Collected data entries

____________________

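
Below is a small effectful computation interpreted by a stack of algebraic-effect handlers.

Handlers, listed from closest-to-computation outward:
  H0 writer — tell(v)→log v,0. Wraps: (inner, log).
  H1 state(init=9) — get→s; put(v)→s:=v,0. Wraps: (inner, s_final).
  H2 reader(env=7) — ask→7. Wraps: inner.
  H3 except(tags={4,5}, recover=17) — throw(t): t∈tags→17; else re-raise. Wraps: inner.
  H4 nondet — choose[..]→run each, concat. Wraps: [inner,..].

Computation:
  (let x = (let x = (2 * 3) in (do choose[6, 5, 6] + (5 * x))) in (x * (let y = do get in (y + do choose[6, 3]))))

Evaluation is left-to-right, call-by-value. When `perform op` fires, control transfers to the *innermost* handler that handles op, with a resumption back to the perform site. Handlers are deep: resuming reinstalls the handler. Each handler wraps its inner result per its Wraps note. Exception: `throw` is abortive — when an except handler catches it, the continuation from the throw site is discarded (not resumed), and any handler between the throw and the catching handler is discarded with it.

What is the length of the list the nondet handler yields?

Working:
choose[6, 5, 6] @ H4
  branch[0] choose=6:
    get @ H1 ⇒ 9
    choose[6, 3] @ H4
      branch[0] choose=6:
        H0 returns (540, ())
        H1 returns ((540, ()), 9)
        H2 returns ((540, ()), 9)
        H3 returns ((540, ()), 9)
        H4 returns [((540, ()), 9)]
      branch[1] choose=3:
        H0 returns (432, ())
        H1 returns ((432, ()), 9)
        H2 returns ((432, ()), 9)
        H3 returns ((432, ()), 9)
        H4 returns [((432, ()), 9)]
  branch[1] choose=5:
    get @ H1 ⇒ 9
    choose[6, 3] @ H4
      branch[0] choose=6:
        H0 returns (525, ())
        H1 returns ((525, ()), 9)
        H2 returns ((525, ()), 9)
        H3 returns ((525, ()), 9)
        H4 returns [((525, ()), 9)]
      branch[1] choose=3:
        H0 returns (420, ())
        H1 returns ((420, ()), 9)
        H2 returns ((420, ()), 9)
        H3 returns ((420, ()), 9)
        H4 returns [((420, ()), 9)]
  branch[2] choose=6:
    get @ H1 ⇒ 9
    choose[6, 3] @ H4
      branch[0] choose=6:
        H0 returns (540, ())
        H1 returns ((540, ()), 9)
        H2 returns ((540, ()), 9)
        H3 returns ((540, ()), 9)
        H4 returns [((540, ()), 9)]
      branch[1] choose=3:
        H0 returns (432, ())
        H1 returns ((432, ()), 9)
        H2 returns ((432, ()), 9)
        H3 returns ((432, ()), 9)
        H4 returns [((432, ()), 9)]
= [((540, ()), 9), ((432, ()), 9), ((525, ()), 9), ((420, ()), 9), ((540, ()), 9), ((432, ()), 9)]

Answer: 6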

____________________

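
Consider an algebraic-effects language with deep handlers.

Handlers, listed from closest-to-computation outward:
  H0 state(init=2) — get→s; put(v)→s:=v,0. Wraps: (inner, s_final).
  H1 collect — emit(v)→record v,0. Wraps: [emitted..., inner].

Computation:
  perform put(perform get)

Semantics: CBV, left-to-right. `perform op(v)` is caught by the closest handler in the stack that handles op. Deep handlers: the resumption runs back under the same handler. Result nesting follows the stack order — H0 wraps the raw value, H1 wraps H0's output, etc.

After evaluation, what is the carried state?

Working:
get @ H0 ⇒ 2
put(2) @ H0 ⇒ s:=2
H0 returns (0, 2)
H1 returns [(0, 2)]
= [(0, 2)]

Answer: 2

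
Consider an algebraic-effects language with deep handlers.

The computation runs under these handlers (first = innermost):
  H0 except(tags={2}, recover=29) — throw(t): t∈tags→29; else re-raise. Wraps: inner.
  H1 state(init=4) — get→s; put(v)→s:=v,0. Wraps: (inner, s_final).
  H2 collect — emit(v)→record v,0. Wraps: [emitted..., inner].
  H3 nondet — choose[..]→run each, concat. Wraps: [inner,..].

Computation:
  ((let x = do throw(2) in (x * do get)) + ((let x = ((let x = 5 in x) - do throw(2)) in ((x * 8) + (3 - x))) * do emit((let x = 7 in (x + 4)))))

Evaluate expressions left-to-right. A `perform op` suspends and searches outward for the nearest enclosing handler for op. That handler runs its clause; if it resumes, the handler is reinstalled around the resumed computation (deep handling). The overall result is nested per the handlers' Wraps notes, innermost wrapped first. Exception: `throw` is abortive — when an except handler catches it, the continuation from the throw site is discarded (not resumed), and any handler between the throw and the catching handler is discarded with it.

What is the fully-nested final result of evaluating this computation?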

____________________

-- ABOUT THIS EXERCISE --
An exact copy of the lines above, from the one containing "Below is a small" down to the one containing "H2 reader(env=7) — ask→7. Wraps: inner." and including both, is the whole answer; retype it and nothing else.

-- COMPLETED EXERCISE --
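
Below is a small effectful computation interpreted by a stack of algebraic-effect handlers.

Handlers, listed from closest-to-computation outward:
  H0 writer — tell(v)→log v,0. Wraps: (inner, log).
  H1 state(init=9) — get→s; put(v)→s:=v,0. Wraps: (inner, s_final).
  H2 reader(env=7) — ask→7. Wraps: inner.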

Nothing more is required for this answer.